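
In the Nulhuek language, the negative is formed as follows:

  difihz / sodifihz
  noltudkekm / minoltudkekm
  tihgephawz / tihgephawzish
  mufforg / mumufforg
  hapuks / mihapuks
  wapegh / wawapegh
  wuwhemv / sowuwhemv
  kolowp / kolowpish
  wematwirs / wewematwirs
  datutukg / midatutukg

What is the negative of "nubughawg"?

nubughawgish

difihz and tihgephawz both end in -z yet inflect differently (sodifihz, tihgephawzish), so the final letter is not what conditions the rule; the second-to-last letter is.
"nubughawg" has second-to-last letter 'w'. The stems whose second-to-last letter is 'w' (tihgephawz → tihgephawzish, kolowp → kolowpish) add -ish.
So nubughawg → nubughawgish.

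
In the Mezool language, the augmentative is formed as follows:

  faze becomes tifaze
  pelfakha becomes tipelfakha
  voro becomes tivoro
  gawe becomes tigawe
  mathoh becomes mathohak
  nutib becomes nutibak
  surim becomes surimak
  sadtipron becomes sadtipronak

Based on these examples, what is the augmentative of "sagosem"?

"sagosem" ends in a consonant. The stems ending in a consonant (mathoh → mathohak, nutib → nutibak, surim → surimak) add -ak.
So sagosem → sagosemak.

sagosemak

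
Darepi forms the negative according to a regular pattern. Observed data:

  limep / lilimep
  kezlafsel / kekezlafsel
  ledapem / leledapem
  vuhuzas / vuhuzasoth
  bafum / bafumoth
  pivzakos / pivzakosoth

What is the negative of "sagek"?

sasagek

"sagek" has last vowel 'e'. The stems whose last vowel is 'e' (ledapem → leledapem, limep → lilimep, kezlafsel → kekezlafsel) repeat the first consonant+vowel as a prefix.
So sagek → sasagek.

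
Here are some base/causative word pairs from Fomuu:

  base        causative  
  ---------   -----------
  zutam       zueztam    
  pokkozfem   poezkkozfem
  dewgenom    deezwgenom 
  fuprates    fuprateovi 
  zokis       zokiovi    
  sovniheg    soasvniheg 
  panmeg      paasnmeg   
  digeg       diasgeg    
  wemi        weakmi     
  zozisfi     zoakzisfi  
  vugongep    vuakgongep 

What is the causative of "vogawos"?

vogawoovi

pokkozfem and fuprates both have last vowel 'e' yet inflect differently (poezkkozfem, fuprateovi), so the last vowel is not what conditions the rule; the final letter is.
"vogawos" ends in -s. The stems ending in -s (fuprates → fuprateovi, zokis → zokiovi) drop the final letter and add -ovi.
The other patterns: stems ending in -m insert -ez- after the first vowel; stems ending in -g insert -as- after the first vowel; stems ending in -i or -p insert -ak- after the first vowel.
So vogawos → vogawoovi.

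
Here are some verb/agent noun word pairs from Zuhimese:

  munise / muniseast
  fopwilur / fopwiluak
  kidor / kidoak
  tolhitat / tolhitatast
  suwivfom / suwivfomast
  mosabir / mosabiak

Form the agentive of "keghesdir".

"keghesdir" ends in -r. The stems ending in -r (fopwilur → fopwiluak, kidor → kidoak, mosabir → mosabiak) drop the final letter and add -ak.
The other pattern: stems ending in -e, -m or -t add -ast.
So keghesdir → keghesdiak.

keghesdiak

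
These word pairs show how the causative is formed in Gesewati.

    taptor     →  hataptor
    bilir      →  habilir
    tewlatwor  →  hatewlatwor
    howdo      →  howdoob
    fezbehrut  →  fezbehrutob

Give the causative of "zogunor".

hazogunor

"zogunor" ends in -r. The stems ending in -r (taptor → hataptor, bilir → habilir, tewlatwor → hatewlatwor) add the prefix ha-.
The other pattern: stems ending in -o or -t add -ob.
So zogunor → hazogunor.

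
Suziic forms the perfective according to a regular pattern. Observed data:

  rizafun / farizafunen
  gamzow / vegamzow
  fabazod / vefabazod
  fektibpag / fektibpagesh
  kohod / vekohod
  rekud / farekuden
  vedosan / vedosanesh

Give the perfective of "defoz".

vedefoz

"defoz" has last vowel 'o'. The stems whose last vowel is 'o' (fabazod → vefabazod, gamzow → vegamzow, kohod → vekohod) add the prefix ve-.
The other patterns: stems whose last vowel is 'u' add fa- … -en around the stem; stems whose last vowel is 'a' add -esh.
So defoz → vedefoz.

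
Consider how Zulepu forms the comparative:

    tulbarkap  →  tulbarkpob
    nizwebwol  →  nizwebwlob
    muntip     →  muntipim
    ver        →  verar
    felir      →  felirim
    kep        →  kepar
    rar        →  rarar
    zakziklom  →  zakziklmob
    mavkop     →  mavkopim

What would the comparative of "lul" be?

kep and mavkop both end in -p yet inflect differently (kepar, mavkopim), so the final letter is not what conditions the rule; the number of vowels is.
"lul" has 1 vowel. The stems with 1 vowel (ver → verar, rar → rarar, kep → kepar) add -ar.
The other patterns: stems with 2 vowels add -im; stems with 3 vowels delete the last vowel and add -ob.
So lul → lular.

lular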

........

**PROBLEM TO SOLVE**
Using the data above, tally the lines that contain the string "formed" and state only the result.

**EXPECTED ANSWER**
3